### AVAILABLE RECORDS
################

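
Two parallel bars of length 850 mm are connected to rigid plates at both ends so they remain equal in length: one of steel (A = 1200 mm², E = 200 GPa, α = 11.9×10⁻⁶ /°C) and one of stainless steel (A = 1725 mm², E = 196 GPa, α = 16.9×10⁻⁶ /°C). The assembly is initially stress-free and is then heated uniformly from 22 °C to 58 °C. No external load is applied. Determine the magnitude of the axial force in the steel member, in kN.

Equilibrium of a rigid end plate with no external load gives equal and opposite internal forces ±P in the two members. Since α_{stainless steel} > α_{steel}, heating drives the stainless steel into compression and the steel into tension.
Equating the net (thermal + elastic) strains gives |α₁ − α₂|·ΔT = P·[1/(A₁E₁) + 1/(A₂E₂)].
|α₁ − α₂|·ΔT = 5×10⁻⁶ × 36 = 0.00018.
1/(A₁E₁) + 1/(A₂E₂) = 1/(1200×200×10³) + 1/(1725×196×10³) = 7.124×10⁻⁹ N⁻¹.
So P = 0.00018 / 7.124×10⁻⁹ = 25.27 kN.

P ≈ 25.3 kN (tensile in the steel)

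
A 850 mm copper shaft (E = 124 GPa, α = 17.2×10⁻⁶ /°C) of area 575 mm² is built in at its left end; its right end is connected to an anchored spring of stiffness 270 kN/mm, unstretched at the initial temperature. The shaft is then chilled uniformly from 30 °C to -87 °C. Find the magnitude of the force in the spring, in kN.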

################

### REQUIREMENT
Retype the records above in full, with no differences.

### RESULT OF THIS EXERCISE
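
Two parallel bars of length 850 mm are connected to rigid plates at both ends so they remain equal in length: one of steel (A = 1200 mm², E = 200 GPa, α = 11.9×10⁻⁶ /°C) and one of stainless steel (A = 1725 mm², E = 196 GPa, α = 16.9×10⁻⁶ /°C). The assembly is initially stress-free and is then heated uniformly from 22 °C to 58 °C. No external load is applied. Determine the magnitude of the axial force in the steel member, in kN.

Equilibrium of a rigid end plate with no external load gives equal and opposite internal forces ±P in the two members. Since α_{stainless steel} > α_{steel}, heating drives the stainless steel into compression and the steel into tension.
Equating the net (thermal + elastic) strains gives |α₁ − α₂|·ΔT = P·[1/(A₁E₁) + 1/(A₂E₂)].
|α₁ − α₂|·ΔT = 5×10⁻⁶ × 36 = 0.00018.
1/(A₁E₁) + 1/(A₂E₂) = 1/(1200×200×10³) + 1/(1725×196×10³) = 7.124×10⁻⁹ N⁻¹.
So P = 0.00018 / 7.124×10⁻⁹ = 25.27 kN.

P ≈ 25.3 kN (tensile in the steel)

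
A 850 mm copper shaft (E = 124 GPa, α = 17.2×10⁻⁶ /°C) of area 575 mm² is built in at its left end; its right end is connected to an anchored spring of stiffness 270 kN/mm, unstretched at the initial temperature. The shaft is then chilled uniformly from 30 °C to -87 °C. Find the magnitude of the force in the spring, in kN.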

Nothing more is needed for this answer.